___ DATA FOR THIS EXERCISE

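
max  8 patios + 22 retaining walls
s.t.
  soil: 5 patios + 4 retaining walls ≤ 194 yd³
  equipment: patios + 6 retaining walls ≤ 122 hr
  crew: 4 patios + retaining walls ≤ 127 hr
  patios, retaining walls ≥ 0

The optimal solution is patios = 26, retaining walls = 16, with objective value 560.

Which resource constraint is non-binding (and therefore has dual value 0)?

soil: 194/194 (binding)
equipment: 122/122 (binding)
crew: 120/127 (slack 7)
By complementary slackness, a constraint with positive slack has shadow price 0 → crew.

crew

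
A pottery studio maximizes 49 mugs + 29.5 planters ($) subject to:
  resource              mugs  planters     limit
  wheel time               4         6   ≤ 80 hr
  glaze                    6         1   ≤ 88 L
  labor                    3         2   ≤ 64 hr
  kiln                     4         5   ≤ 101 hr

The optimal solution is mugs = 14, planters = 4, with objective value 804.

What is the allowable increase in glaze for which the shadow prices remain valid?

32

Binding constraints: wheel time, glaze. The basis is B = [[4,6],[6,1]] with det -32.
Per unit increase in glaze, x* moves by d = (0.1875, -0.125).
The basis stays optimal until planters reaches 0; allowable increase = 32 L.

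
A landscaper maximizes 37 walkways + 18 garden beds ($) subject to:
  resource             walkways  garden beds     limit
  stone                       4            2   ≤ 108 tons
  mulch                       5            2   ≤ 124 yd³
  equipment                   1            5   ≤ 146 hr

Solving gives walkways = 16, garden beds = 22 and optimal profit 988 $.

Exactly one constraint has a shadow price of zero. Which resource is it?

equipment

stone: 108/108 (binding)
mulch: 124/124 (binding)
equipment: 126/146 (slack 20)
By complementary slackness, a constraint with positive slack has shadow price 0 → equipment.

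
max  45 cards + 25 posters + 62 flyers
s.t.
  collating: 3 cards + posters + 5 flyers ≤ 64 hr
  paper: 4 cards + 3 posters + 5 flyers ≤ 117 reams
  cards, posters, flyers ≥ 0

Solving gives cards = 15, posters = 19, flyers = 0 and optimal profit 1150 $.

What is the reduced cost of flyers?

Check each constraint at x*: collating 64/64 (tight); paper 117/117 (tight).
The binding rows give the dual system: 3·y_collating + 4·y_paper = 45 and 1·y_collating + 3·y_paper = 25.
Solving: y_collating = 7, y_paper = 6.
Reduced cost of flyers: c₃ − yᵀa₃ = 62 − (7·5 + 6·5) = 62 − 65 = -3.

-3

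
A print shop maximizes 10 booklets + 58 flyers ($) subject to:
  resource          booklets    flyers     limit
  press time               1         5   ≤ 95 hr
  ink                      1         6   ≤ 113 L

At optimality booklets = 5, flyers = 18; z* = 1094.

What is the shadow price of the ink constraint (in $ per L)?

8

Check each constraint at x*: press time 95/95 (tight); ink 113/113 (tight).
From A_Bᵀ y = c: 1·y_press time + 1·y_ink = 10; 5·y_press time + 6·y_ink = 58.
This yields shadow prices y_press time = 2, y_ink = 8.
Shadow price of ink = 8.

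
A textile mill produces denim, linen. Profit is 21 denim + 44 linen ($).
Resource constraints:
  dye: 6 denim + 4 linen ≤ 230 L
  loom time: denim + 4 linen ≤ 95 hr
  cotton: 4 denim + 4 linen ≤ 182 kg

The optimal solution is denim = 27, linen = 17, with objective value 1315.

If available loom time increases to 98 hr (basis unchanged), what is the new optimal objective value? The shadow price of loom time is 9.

1342

Δb = 3, so new z* = 1315 + (9)·(3) = 1315 + 27 = 1342.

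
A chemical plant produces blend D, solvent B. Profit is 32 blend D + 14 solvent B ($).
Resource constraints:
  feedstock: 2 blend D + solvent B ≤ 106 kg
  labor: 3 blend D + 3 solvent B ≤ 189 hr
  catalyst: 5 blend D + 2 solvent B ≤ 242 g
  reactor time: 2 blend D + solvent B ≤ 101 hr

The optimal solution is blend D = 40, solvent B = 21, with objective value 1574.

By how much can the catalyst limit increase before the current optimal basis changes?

Binding constraints: catalyst, reactor time. The basis is B = [[5,2],[2,1]] with det 1.
Per unit increase in catalyst, x* moves by d = (1, -2).
The basis stays optimal until solvent B reaches 0; allowable increase = 10.5 g.

10.5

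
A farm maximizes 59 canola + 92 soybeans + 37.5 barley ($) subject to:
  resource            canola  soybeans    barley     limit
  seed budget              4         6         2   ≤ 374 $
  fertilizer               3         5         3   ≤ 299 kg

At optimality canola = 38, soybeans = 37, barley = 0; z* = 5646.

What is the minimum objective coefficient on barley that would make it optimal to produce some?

40

Both seed budget and fertilizer are binding at x*.
The binding rows give the dual system: 4·y_seed budget + 3·y_fertilizer = 59 and 6·y_seed budget + 5·y_fertilizer = 92.
→ y_seed budget = 9.5 and y_fertilizer = 7.
barley enters the basis when its profit ≥ yᵀa₃ = 9.5·2 + 7·3 = 40.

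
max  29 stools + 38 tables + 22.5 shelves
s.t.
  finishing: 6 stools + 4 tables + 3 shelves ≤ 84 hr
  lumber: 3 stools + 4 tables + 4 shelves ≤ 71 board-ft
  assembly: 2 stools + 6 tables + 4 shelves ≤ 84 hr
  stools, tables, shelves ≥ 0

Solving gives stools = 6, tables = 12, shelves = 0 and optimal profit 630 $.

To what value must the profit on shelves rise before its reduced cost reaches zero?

At the optimum: finishing uses 84 of 84 (binding); lumber uses 66 of 71 (slack = 5); assembly uses 84 of 84 (binding).
Since lumber is not tight, its dual is 0.
The binding rows give the dual system: 6·y_finishing + 2·y_assembly = 29 and 4·y_finishing + 6·y_assembly = 38.
→ y_finishing = 3.5 and y_assembly = 4.
shelves enters the basis when its profit ≥ yᵀa₃ = 3.5·3 + 4·4 = 26.5.

26.5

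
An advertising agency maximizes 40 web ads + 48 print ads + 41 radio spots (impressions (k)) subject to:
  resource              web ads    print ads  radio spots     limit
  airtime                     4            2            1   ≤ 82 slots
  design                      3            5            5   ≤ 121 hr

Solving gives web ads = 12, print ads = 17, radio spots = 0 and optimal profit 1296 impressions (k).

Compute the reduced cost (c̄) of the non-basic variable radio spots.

Check each constraint at x*: airtime 82/82 (tight); design 121/121 (tight).
From A_Bᵀ y = c: 4·y_airtime + 3·y_design = 40; 2·y_airtime + 5·y_design = 48.
This yields shadow prices y_airtime = 4, y_design = 8.
Reduced cost of radio spots: c₃ − yᵀa₃ = 41 − (4·1 + 8·5) = 41 − 44 = -3.

-3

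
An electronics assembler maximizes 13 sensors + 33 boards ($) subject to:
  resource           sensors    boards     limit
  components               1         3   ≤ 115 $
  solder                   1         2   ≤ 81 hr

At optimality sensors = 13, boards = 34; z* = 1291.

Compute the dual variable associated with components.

Check each constraint at x*: components 115/115 (tight); solder 81/81 (tight).
From A_Bᵀ y = c: 1·y_components + 1·y_solder = 13; 3·y_components + 2·y_solder = 33.
Solving: y_components = 7, y_solder = 6.
Shadow price of components = 7.

7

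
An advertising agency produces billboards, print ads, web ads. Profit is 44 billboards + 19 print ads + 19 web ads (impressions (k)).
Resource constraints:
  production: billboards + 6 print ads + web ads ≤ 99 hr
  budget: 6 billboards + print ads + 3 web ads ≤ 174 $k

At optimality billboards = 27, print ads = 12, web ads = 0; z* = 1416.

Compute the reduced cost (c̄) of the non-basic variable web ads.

At the optimum: production uses 99 of 99 (binding); budget uses 174 of 174 (binding).
The binding rows give the dual system: 1·y_production + 6·y_budget = 44 and 6·y_production + 1·y_budget = 19.
This yields shadow prices y_production = 2, y_budget = 7.
Reduced cost of web ads: c₃ − yᵀa₃ = 19 − (2·1 + 7·3) = 19 − 23 = -4.

-4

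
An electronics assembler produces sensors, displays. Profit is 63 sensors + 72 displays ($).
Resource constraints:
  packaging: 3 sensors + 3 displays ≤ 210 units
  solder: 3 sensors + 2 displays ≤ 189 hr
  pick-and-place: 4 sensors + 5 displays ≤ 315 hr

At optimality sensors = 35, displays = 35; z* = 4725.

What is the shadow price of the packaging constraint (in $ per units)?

At the optimum: packaging uses 210 of 210 (binding); solder uses 175 of 189 (slack = 14); pick-and-place uses 315 of 315 (binding).
Since solder is not tight, its dual is 0.
From A_Bᵀ y = c: 3·y_packaging + 4·y_pick-and-place = 63; 3·y_packaging + 5·y_pick-and-place = 72.
→ y_packaging = 9 and y_pick-and-place = 9.
Shadow price of packaging = 9.

9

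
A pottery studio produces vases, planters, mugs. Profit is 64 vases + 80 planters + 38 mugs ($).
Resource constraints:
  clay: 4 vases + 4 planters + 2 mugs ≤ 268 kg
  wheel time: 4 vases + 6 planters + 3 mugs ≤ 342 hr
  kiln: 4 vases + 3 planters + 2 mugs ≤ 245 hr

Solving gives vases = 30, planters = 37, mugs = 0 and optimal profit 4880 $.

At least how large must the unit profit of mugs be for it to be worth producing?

Binding: clay and wheel time. Non-binding: kiln (14 unused).
Since kiln is not tight, its dual is 0.
Dual feasibility on the basic columns requires 4·y_clay + 4·y_wheel time = 64, 4·y_clay + 6·y_wheel time = 80.
→ y_clay = 8 and y_wheel time = 8.
mugs enters the basis when its profit ≥ yᵀa₃ = 8·2 + 8·3 = 40.

40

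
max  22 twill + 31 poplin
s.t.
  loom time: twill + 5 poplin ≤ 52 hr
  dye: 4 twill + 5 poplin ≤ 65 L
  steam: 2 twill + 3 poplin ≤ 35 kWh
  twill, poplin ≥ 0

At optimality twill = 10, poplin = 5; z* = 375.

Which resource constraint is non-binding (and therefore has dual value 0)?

loom time

loom time: 35/52 (slack 17)
dye: 65/65 (binding)
steam: 35/35 (binding)
By complementary slackness, a constraint with positive slack has shadow price 0 → loom time.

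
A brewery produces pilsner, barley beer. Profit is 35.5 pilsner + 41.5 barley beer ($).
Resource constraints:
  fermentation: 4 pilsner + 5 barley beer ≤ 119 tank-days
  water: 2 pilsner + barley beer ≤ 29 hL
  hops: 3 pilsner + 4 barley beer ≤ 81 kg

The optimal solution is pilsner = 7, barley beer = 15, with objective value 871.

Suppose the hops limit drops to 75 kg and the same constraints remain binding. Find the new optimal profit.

814

Binding: water and hops. Non-binding: fermentation (16 unused).
By complementary slackness, y = 0 for the non-binding constraint.
From A_Bᵀ y = c: 2·y_water + 3·y_hops = 35.5; 1·y_water + 4·y_hops = 41.5.
Solving: y_water = 3.5, y_hops = 9.5.
Δz = y_hops·Δb = 9.5 × (-6) = -57, so new z* = 871 − 57 = 814.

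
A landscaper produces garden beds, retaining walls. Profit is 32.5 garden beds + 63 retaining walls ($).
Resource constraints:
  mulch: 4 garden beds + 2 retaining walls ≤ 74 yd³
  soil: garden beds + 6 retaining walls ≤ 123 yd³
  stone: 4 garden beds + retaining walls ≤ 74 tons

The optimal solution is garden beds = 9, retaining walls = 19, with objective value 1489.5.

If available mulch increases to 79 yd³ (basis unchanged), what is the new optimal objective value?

1519.5

Check each constraint at x*: mulch 74/74 (tight); soil 123/123 (tight); stone 55/74 (slack 19).
Slack constraints have shadow price 0 (complementary slackness).
The binding rows give the dual system: 4·y_mulch + 1·y_soil = 32.5 and 2·y_mulch + 6·y_soil = 63.
This yields shadow prices y_mulch = 6, y_soil = 8.5.
Δz = y_mulch·Δb = 6 × (5) = 30, so new z* = 1489.5 + 30 = 1519.5.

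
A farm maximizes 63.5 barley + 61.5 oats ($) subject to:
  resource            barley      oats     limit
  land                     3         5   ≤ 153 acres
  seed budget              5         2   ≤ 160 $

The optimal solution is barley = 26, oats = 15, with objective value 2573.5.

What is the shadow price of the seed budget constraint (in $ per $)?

Check each constraint at x*: land 153/153 (tight); seed budget 160/160 (tight).
Dual feasibility on the basic columns requires 3·y_land + 5·y_seed budget = 63.5, 5·y_land + 2·y_seed budget = 61.5.
This yields shadow prices y_land = 9.5, y_seed budget = 7.
Shadow price of seed budget = 7.

7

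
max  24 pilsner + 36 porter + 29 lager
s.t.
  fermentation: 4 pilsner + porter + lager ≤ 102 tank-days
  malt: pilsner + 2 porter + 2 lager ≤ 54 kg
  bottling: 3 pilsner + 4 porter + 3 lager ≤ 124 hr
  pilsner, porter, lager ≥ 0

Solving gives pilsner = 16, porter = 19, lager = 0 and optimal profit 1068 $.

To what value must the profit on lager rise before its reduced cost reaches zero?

Binding: malt and bottling. Non-binding: fermentation (19 unused).
Since fermentation is not tight, its dual is 0.
The binding rows give the dual system: 1·y_malt + 3·y_bottling = 24 and 2·y_malt + 4·y_bottling = 36.
Solving: y_malt = 6, y_bottling = 6.
lager enters the basis when its profit ≥ yᵀa₃ = 6·2 + 6·3 = 30.

30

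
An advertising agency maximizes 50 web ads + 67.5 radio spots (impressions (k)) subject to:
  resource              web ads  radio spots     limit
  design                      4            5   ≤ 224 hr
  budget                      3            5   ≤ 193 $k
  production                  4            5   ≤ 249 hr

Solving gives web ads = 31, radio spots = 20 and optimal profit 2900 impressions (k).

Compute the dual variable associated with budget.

4

Binding: design and budget. Non-binding: production (25 unused).
Slack constraints have shadow price 0 (complementary slackness).
The binding rows give the dual system: 4·y_design + 3·y_budget = 50 and 5·y_design + 5·y_budget = 67.5.
→ y_design = 9.5 and y_budget = 4.
Shadow price of budget = 4.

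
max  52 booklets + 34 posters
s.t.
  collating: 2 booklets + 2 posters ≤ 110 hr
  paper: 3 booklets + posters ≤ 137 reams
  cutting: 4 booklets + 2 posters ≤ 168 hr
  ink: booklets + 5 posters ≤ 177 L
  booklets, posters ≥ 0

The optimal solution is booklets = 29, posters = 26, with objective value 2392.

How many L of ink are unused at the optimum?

18

ink used = 1·29 + 5·26 = 159; slack = 177 − 159 = 18.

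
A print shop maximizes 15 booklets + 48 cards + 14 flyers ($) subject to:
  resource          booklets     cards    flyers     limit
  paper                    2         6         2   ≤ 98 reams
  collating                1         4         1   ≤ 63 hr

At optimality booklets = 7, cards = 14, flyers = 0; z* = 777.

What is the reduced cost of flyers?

At the optimum: paper uses 98 of 98 (binding); collating uses 63 of 63 (binding).
From A_Bᵀ y = c: 2·y_paper + 1·y_collating = 15; 6·y_paper + 4·y_collating = 48.
This yields shadow prices y_paper = 6, y_collating = 3.
Reduced cost of flyers: c₃ − yᵀa₃ = 14 − (6·2 + 3·1) = 14 − 15 = -1.

-1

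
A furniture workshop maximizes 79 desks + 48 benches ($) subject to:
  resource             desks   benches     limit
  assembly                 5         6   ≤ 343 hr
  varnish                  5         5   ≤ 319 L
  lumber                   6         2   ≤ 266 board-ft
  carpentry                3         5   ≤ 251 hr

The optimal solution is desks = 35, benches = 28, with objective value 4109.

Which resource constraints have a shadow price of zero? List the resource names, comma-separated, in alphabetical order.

assembly: 343/343 (binding)
varnish: 315/319 (slack 4)
lumber: 266/266 (binding)
carpentry: 245/251 (slack 6)
By complementary slackness, a constraint with positive slack has shadow price 0 → carpentry, varnish.

carpentry, varnish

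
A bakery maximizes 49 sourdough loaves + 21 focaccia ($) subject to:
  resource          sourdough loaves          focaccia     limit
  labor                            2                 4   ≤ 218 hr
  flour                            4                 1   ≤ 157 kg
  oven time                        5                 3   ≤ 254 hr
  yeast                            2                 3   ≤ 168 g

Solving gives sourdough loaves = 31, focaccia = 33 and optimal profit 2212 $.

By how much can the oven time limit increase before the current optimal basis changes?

Binding constraints: flour, oven time. The basis is B = [[4,1],[5,3]] with det 7.
Per unit increase in oven time, x* moves by d = (-0.1429, 0.5714).
The basis stays optimal until yeast becomes binding; allowable increase = 4.9 hr.

4.9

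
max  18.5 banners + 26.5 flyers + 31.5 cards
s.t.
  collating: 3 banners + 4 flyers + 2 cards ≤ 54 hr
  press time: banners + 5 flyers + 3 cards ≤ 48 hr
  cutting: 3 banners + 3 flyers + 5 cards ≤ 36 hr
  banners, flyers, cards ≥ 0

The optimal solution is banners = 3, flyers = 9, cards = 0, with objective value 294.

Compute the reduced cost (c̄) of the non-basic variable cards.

-2

At the optimum: collating uses 45 of 54 (slack = 9); press time uses 48 of 48 (binding); cutting uses 36 of 36 (binding).
Since collating is not tight, its dual is 0.
Dual feasibility on the basic columns requires 1·y_press time + 3·y_cutting = 18.5, 5·y_press time + 3·y_cutting = 26.5.
This yields shadow prices y_press time = 2, y_cutting = 5.5.
Reduced cost of cards: c₃ − yᵀa₃ = 31.5 − (2·3 + 5.5·5) = 31.5 − 33.5 = -2.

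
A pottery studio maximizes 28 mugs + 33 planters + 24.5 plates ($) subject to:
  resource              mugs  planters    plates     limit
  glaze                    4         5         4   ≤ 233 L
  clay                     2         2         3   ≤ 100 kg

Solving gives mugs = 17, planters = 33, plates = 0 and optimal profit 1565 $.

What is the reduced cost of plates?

Check each constraint at x*: glaze 233/233 (tight); clay 100/100 (tight).
From A_Bᵀ y = c: 4·y_glaze + 2·y_clay = 28; 5·y_glaze + 2·y_clay = 33.
→ y_glaze = 5 and y_clay = 4.
Reduced cost of plates: c₃ − yᵀa₃ = 24.5 − (5·4 + 4·3) = 24.5 − 32 = -7.5.

-7.5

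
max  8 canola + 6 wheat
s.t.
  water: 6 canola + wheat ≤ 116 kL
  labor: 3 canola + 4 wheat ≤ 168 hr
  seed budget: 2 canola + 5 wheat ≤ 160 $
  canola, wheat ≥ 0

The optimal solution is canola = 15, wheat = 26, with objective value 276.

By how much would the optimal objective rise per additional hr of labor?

0

Binding: water and seed budget. Non-binding: labor (19 unused).
Since labor is not tight, its dual is 0.
Dual feasibility on the basic columns requires 6·y_water + 2·y_seed budget = 8, 1·y_water + 5·y_seed budget = 6.
This yields shadow prices y_water = 1, y_seed budget = 1.
Shadow price of labor = 0.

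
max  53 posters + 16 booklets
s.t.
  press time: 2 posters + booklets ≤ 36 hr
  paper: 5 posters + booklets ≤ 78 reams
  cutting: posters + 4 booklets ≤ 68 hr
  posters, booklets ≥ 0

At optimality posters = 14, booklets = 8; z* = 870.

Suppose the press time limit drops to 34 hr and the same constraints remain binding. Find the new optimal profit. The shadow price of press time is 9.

852

Δb = -2, so new z* = 870 + (9)·(-2) = 870 − 18 = 852.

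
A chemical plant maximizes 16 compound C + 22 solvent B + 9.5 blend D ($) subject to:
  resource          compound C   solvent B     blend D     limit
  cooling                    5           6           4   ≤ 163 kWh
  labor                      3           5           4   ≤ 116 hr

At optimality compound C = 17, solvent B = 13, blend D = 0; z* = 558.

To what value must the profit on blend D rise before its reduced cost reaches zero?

Both cooling and labor are binding at x*.
Dual feasibility on the basic columns requires 5·y_cooling + 3·y_labor = 16, 6·y_cooling + 5·y_labor = 22.
→ y_cooling = 2 and y_labor = 2.
blend D enters the basis when its profit ≥ yᵀa₃ = 2·4 + 2·4 = 16.

16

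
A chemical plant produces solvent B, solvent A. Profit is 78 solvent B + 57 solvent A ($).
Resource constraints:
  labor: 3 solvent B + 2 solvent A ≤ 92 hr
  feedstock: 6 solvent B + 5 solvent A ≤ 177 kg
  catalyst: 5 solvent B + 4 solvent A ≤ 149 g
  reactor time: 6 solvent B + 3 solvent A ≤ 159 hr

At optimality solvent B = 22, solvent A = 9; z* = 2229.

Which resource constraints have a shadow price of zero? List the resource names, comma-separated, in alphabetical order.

labor: 84/92 (slack 8)
feedstock: 177/177 (binding)
catalyst: 146/149 (slack 3)
reactor time: 159/159 (binding)
By complementary slackness, a constraint with positive slack has shadow price 0 → catalyst, labor.

catalyst, labor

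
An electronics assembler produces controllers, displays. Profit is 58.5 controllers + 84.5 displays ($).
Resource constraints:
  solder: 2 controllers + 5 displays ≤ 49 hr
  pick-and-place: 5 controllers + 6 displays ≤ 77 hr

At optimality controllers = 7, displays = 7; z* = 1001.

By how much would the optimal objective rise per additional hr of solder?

Both solder and pick-and-place are binding at x*.
Dual feasibility on the basic columns requires 2·y_solder + 5·y_pick-and-place = 58.5, 5·y_solder + 6·y_pick-and-place = 84.5.
This yields shadow prices y_solder = 5.5, y_pick-and-place = 9.5.
Shadow price of solder = 5.5.

5.5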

______

WHAT IS NEEDED - Could you restate word for word the lines above from the one containing "water: 6 canola + wheat ≤ 116 kL" through the one containing "The optimal solution is canola", both included, and nothing else?

ANSWER FOR THE TASK -
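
  water: 6 canola + wheat ≤ 116 kL
  labor: 3 canola + 4 wheat ≤ 168 hr
  seed budget: 2 canola + 5 wheat ≤ 160 $
  canola, wheat ≥ 0

The optimal solution is canola = 15, wheat = 26, with objective value 276.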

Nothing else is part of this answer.